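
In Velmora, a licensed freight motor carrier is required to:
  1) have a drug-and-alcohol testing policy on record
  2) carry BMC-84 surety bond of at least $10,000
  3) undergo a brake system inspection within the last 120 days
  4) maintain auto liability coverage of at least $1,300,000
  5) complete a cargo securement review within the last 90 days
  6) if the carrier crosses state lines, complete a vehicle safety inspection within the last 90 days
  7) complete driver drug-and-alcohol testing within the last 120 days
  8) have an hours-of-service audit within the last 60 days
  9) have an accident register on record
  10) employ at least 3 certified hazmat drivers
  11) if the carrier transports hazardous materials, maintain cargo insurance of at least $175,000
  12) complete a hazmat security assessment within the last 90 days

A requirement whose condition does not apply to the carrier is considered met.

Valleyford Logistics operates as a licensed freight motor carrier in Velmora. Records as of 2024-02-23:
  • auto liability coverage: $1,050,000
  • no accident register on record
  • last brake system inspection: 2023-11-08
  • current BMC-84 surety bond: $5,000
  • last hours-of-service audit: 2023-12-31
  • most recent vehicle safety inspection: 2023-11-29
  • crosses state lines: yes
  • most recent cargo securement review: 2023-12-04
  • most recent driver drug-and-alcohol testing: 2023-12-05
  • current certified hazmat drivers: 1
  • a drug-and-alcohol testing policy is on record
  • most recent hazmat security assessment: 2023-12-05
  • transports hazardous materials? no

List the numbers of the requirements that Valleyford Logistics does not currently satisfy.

1. drug-and-alcohol testing policy present → met
2. BMC-84 surety bond $5,000 < $10,000 → not met
3. brake system inspection 107 days ago vs limit 120 → met
4. auto liability coverage $1,050,000 < $1,300,000 → not met
5. cargo securement review 81 days ago vs limit 90 → met
6. condition 'crosses state lines' holds; vehicle safety inspection 86 days ago vs limit 90 → met
7. driver drug-and-alcohol testing 80 days ago vs limit 120 → met
8. hours-of-service audit 54 days ago vs limit 60 → met
9. accident register absent → not met
10. certified hazmat drivers 1 < 3 → not met
11. condition 'transports hazardous materials' does not hold → requirement n/a → met
12. hazmat security assessment 80 days ago vs limit 90 → met
Not met: 2, 4, 9, 10

2, 4, 9, 10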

# [Problem description]
Every line above is to be duplicated exactly as shown.

# [Answer for the task]
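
In Velmora, a licensed freight motor carrier is required to:
  1) have a drug-and-alcohol testing policy on record
  2) carry BMC-84 surety bond of at least $10,000
  3) undergo a brake system inspection within the last 120 days
  4) maintain auto liability coverage of at least $1,300,000
  5) complete a cargo securement review within the last 90 days
  6) if the carrier crosses state lines, complete a vehicle safety inspection within the last 90 days
  7) complete driver drug-and-alcohol testing within the last 120 days
  8) have an hours-of-service audit within the last 60 days
  9) have an accident register on record
  10) employ at least 3 certified hazmat drivers
  11) if the carrier transports hazardous materials, maintain cargo insurance of at least $175,000
  12) complete a hazmat security assessment within the last 90 days

A requirement whose condition does not apply to the carrier is considered met.

Valleyford Logistics operates as a licensed freight motor carrier in Velmora. Records as of 2024-02-23:
  • auto liability coverage: $1,050,000
  • no accident register on record
  • last brake system inspection: 2023-11-08
  • current BMC-84 surety bond: $5,000
  • last hours-of-service audit: 2023-12-31
  • most recent vehicle safety inspection: 2023-11-29
  • crosses state lines: yes
  • most recent cargo securement review: 2023-12-04
  • most recent driver drug-and-alcohol testing: 2023-12-05
  • current certified hazmat drivers: 1
  • a drug-and-alcohol testing policy is on record
  • most recent hazmat security assessment: 2023-12-05
  • transports hazardous materials? no

List the numbers of the requirements that Valleyford Logistics does not currently satisfy.

1. drug-and-alcohol testing policy present → met
2. BMC-84 surety bond $5,000 < $10,000 → not met
3. brake system inspection 107 days ago vs limit 120 → met
4. auto liability coverage $1,050,000 < $1,300,000 → not met
5. cargo securement review 81 days ago vs limit 90 → met
6. condition 'crosses state lines' holds; vehicle safety inspection 86 days ago vs limit 90 → met
7. driver drug-and-alcohol testing 80 days ago vs limit 120 → met
8. hours-of-service audit 54 days ago vs limit 60 → met
9. accident register absent → not met
10. certified hazmat drivers 1 < 3 → not met
11. condition 'transports hazardous materials' does not hold → requirement n/a → met
12. hazmat security assessment 80 days ago vs limit 90 → met
Not met: 2, 4, 9, 10

2, 4, 9, 10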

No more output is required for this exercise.